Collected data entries
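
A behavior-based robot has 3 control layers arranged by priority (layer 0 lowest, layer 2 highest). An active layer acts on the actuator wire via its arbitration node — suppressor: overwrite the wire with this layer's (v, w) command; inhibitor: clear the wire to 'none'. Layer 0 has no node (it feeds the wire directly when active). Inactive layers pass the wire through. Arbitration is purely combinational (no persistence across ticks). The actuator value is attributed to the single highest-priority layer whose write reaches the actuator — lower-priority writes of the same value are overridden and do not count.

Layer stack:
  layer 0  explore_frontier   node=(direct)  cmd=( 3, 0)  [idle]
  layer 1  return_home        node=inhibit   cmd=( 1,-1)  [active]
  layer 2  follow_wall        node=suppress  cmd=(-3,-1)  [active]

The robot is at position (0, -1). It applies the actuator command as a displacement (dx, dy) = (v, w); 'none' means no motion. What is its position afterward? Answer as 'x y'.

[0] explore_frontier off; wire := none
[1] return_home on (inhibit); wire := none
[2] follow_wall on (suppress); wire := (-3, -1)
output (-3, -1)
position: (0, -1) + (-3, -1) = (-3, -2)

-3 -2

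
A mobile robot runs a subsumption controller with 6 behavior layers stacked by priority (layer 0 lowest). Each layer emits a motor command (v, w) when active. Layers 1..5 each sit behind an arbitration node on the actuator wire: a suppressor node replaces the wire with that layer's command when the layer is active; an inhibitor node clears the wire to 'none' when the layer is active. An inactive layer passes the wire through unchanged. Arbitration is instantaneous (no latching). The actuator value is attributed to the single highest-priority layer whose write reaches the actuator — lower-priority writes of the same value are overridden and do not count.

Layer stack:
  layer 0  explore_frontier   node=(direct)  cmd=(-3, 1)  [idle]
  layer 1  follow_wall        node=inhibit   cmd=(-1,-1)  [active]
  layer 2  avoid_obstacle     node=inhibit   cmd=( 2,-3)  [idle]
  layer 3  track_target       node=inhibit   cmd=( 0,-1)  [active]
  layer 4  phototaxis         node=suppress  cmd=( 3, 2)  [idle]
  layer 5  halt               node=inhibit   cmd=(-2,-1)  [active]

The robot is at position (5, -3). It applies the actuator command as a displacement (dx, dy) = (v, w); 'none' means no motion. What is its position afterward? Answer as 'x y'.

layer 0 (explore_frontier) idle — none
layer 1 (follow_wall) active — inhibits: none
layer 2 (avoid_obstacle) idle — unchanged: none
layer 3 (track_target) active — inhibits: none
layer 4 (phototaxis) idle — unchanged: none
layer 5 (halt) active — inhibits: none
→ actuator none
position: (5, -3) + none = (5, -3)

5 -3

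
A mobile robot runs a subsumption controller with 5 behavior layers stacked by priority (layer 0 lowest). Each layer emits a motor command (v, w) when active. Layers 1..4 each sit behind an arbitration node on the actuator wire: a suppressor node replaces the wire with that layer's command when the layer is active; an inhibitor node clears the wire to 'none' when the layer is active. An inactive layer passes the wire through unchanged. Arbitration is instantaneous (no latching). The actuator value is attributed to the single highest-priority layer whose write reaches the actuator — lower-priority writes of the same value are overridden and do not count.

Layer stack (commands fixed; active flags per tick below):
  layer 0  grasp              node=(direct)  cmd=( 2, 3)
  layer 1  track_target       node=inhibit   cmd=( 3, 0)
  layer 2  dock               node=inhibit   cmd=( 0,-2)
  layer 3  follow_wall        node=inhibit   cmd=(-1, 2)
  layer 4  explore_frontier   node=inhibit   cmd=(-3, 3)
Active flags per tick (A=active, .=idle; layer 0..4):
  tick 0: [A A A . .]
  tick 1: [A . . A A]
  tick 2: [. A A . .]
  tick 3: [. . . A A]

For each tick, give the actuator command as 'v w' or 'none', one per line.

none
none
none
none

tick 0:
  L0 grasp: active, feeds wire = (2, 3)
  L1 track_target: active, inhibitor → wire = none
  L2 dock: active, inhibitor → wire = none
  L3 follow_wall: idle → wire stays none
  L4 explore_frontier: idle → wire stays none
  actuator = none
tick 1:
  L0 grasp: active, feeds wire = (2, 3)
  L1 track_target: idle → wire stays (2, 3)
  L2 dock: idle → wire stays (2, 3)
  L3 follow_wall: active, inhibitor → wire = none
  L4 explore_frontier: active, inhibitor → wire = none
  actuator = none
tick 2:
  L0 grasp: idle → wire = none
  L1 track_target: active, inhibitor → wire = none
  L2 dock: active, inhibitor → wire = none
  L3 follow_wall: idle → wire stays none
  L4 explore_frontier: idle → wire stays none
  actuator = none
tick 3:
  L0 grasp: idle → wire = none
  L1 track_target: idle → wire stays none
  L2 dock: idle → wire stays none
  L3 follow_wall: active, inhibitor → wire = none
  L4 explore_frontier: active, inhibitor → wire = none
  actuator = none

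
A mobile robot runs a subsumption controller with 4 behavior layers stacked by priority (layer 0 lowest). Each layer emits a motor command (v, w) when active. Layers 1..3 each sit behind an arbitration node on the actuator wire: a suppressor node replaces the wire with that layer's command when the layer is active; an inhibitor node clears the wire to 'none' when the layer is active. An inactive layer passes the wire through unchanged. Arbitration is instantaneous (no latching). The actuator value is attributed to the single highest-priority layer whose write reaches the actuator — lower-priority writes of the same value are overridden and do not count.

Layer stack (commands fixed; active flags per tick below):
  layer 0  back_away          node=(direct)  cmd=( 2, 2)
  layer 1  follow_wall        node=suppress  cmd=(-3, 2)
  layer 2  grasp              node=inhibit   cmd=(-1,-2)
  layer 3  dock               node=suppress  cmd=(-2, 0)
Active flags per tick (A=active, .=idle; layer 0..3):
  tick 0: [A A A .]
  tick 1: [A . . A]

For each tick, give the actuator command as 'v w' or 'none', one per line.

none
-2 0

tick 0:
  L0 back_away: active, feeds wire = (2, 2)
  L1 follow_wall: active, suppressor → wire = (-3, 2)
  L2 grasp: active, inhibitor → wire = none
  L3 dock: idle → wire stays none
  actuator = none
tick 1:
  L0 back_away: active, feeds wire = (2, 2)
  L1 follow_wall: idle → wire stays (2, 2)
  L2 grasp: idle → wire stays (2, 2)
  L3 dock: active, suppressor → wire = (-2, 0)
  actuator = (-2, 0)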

==

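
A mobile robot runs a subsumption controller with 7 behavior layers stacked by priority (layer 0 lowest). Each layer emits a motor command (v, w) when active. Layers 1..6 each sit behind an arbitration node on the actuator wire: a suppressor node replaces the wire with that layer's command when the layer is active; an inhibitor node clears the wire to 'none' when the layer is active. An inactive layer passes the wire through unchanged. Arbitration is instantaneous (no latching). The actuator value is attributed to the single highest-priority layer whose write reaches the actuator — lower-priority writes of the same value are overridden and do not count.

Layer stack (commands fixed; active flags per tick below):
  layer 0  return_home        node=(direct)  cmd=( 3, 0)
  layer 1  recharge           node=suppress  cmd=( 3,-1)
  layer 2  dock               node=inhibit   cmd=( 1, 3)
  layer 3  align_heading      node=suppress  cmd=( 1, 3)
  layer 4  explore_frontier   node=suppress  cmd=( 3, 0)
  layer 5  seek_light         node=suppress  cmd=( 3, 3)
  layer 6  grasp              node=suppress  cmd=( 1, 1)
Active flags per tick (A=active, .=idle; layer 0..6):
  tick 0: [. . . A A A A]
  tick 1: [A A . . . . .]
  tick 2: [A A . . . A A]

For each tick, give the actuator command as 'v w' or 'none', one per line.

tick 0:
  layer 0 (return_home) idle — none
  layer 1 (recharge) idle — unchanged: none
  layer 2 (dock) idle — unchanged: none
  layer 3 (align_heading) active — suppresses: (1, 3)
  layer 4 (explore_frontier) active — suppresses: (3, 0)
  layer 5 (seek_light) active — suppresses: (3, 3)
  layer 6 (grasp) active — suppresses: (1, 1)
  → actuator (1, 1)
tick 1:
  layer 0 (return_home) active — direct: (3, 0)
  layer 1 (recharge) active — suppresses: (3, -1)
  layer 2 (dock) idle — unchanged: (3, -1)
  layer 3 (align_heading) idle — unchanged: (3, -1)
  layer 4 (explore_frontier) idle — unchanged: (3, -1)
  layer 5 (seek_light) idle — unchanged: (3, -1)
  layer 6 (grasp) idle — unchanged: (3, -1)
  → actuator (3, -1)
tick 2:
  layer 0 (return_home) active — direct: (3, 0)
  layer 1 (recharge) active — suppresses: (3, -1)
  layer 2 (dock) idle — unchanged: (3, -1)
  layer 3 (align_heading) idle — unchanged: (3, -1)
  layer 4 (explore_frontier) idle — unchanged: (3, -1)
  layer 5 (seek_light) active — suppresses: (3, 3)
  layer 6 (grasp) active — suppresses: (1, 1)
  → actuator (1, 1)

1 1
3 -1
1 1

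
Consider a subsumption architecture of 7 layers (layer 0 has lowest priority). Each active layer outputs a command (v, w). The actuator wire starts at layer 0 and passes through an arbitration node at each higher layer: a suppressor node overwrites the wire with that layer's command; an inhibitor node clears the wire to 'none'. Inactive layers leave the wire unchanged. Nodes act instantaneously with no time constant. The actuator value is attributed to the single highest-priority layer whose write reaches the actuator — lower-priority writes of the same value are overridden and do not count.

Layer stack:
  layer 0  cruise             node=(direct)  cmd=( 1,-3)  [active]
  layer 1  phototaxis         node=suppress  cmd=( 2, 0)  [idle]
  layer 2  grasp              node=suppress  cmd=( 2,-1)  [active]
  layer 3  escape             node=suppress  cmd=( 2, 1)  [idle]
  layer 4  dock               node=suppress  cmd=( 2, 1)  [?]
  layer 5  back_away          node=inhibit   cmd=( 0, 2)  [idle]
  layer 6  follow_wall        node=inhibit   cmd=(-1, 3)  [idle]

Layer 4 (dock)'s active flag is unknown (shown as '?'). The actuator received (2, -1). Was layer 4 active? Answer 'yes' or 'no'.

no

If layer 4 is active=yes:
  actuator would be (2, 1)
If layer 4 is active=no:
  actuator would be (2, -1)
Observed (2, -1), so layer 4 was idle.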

» PROBLEM STATEMENT: Above are the records; copy exactly the lines from the line with "The robot is at position (5, -3)." through the line with "tick 0: [A A A . .]", both included.

» ANSWER FOR THE TASK:
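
The robot is at position (5, -3). It applies the actuator command as a displacement (dx, dy) = (v, w); 'none' means no motion. What is its position afterward? Answer as 'x y'.

layer 0 (explore_frontier) idle — none
layer 1 (follow_wall) active — inhibits: none
layer 2 (avoid_obstacle) idle — unchanged: none
layer 3 (track_target) active — inhibits: none
layer 4 (phototaxis) idle — unchanged: none
layer 5 (halt) active — inhibits: none
→ actuator none
position: (5, -3) + none = (5, -3)

5 -3

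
A mobile robot runs a subsumption controller with 5 behavior layers stacked by priority (layer 0 lowest). Each layer emits a motor command (v, w) when active. Layers 1..4 each sit behind an arbitration node on the actuator wire: a suppressor node replaces the wire with that layer's command when the layer is active; an inhibitor node clears the wire to 'none' when the layer is active. An inactive layer passes the wire through unchanged. Arbitration is instantaneous (no latching). The actuator value is attributed to the single highest-priority layer whose write reaches the actuator — lower-priority writes of the same value are overridden and do not count.

Layer stack (commands fixed; active flags per tick below):
  layer 0  grasp              node=(direct)  cmd=( 2, 3)
  layer 1  track_target       node=inhibit   cmd=( 3, 0)
  layer 2  dock               node=inhibit   cmd=( 0,-2)
  layer 3  follow_wall        node=inhibit   cmd=(-1, 2)
  layer 4  explore_frontier   node=inhibit   cmd=(-3, 3)
Active flags per tick (A=active, .=idle; layer 0..4):
  tick 0: [A A A . .]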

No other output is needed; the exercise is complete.